**** DATASET EXCERPTS
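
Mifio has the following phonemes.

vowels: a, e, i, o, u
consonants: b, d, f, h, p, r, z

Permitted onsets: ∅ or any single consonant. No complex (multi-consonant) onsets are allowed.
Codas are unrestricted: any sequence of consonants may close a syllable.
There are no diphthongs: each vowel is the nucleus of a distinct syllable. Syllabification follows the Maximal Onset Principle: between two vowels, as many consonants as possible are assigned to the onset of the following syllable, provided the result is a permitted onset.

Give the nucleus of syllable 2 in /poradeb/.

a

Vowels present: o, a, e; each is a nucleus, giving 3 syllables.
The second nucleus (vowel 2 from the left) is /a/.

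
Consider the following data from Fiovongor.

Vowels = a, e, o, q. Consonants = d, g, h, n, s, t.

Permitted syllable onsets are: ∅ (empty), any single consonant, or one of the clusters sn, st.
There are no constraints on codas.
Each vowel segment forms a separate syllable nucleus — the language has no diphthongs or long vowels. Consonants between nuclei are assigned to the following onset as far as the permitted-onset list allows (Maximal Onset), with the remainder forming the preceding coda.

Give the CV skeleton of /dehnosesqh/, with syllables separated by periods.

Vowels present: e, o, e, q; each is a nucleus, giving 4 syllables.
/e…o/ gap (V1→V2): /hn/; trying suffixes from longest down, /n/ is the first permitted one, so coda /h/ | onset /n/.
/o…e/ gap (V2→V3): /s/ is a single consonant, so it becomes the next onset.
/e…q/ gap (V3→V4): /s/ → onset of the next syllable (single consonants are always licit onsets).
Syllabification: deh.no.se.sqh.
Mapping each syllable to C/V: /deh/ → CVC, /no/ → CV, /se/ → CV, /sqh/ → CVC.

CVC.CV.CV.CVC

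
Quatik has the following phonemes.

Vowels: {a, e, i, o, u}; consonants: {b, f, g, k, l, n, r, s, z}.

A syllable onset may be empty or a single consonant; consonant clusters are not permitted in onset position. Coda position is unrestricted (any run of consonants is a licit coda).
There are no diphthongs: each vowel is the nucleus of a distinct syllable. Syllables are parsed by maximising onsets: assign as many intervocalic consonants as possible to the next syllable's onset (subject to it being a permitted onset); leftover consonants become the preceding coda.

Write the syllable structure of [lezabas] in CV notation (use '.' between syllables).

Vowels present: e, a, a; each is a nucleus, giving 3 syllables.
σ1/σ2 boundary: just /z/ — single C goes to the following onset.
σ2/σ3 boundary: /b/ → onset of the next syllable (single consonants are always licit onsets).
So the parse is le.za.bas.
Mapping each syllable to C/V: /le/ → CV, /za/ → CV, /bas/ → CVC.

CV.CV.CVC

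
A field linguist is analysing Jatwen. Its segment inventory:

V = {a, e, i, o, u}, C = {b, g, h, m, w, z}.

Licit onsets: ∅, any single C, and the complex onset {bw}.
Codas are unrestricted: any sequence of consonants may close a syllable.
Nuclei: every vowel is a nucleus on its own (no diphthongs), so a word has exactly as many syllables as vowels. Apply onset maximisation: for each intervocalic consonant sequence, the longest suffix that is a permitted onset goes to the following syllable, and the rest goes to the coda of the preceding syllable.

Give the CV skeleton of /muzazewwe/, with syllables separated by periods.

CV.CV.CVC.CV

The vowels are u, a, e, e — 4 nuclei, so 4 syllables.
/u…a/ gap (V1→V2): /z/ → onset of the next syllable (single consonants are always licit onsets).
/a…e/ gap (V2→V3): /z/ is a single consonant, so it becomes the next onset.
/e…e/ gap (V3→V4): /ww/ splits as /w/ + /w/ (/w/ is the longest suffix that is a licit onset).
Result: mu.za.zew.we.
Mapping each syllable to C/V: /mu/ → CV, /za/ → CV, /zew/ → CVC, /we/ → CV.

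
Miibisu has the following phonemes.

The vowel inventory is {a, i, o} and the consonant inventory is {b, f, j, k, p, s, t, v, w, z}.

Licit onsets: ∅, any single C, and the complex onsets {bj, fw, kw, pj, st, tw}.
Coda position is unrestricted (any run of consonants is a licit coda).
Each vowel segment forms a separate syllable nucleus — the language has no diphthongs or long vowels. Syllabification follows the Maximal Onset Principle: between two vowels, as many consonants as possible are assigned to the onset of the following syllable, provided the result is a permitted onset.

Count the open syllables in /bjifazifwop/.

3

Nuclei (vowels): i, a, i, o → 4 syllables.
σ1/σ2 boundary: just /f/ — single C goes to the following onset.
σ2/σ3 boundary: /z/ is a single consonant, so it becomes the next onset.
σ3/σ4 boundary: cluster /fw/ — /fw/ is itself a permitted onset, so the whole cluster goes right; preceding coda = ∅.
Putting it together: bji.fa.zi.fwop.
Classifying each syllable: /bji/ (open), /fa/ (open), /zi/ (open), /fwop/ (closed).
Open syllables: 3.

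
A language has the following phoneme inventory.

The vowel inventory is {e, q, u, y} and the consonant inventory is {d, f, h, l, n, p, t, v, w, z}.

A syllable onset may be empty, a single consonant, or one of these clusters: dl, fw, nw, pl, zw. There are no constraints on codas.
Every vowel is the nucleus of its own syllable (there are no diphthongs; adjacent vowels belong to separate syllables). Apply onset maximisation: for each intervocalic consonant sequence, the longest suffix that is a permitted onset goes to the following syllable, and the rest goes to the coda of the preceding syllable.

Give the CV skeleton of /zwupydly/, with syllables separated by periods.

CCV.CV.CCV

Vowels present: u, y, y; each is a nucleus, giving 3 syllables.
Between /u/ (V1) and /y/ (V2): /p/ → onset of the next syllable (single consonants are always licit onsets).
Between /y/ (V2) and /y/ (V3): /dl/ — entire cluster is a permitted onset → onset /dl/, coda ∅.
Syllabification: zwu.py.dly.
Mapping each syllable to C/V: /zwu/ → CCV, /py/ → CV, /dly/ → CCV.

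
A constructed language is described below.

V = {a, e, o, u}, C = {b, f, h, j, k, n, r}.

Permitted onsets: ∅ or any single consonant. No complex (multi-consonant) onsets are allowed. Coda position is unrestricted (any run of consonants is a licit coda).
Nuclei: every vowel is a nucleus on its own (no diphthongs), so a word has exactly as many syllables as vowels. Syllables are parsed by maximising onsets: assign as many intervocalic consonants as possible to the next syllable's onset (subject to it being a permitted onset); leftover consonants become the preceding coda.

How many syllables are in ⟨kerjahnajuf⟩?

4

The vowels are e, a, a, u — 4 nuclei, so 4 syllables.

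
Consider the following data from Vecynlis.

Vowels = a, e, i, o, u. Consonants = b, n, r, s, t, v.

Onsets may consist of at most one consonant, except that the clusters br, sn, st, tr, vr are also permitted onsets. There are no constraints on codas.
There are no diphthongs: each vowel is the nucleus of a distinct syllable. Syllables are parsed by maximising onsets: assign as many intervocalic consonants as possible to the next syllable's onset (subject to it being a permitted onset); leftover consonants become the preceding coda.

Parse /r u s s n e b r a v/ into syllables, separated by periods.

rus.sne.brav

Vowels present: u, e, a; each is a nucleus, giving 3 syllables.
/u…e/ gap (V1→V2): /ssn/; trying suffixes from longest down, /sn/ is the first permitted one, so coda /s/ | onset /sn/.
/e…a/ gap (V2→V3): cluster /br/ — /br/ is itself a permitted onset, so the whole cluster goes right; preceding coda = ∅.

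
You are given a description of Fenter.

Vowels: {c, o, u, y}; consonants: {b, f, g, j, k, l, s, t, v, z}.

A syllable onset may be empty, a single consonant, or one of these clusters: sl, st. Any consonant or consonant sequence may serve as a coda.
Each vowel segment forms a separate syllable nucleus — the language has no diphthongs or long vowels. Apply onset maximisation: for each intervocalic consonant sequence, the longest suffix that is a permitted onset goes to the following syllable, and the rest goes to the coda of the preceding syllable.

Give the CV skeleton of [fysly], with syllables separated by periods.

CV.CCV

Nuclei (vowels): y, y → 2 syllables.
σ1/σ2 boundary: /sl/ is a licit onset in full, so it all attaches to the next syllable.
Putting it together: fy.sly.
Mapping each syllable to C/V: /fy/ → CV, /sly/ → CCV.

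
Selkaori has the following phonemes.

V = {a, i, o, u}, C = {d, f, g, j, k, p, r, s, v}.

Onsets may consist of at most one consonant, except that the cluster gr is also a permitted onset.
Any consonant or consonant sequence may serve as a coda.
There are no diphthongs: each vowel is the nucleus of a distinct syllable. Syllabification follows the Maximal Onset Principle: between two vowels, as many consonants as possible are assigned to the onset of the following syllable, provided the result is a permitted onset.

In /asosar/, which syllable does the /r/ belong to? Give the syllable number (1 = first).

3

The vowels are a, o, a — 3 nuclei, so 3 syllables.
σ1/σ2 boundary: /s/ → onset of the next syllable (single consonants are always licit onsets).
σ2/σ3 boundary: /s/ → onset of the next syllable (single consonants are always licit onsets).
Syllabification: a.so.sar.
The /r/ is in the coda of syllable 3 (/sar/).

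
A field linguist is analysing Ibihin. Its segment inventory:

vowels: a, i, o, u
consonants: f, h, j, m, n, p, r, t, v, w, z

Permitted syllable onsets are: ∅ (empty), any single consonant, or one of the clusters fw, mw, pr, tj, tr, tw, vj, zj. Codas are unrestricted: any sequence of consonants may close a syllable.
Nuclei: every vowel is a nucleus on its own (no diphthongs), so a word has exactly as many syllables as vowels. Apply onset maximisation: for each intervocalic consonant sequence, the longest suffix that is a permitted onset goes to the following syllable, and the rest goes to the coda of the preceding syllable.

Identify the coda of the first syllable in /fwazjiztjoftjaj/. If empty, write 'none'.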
********
# HOW TO COMPLETE THIS TASK
Return, with no change at all, every line in the entries above from the line containing "consonants: b, d, f, h, p, r, z" through the line containing "Vowels = a, e, o, q.".

# RESPONSE TO THE TASK
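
consonants: b, d, f, h, p, r, z

Permitted onsets: ∅ or any single consonant. No complex (multi-consonant) onsets are allowed.
Codas are unrestricted: any sequence of consonants may close a syllable.
There are no diphthongs: each vowel is the nucleus of a distinct syllable. Syllabification follows the Maximal Onset Principle: between two vowels, as many consonants as possible are assigned to the onset of the following syllable, provided the result is a permitted onset.

Give the nucleus of syllable 2 in /poradeb/.

a

Vowels present: o, a, e; each is a nucleus, giving 3 syllables.
The second nucleus (vowel 2 from the left) is /a/.

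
Consider the following data from Fiovongor.

Vowels = a, e, o, q. Consonants = d, g, h, n, s, t.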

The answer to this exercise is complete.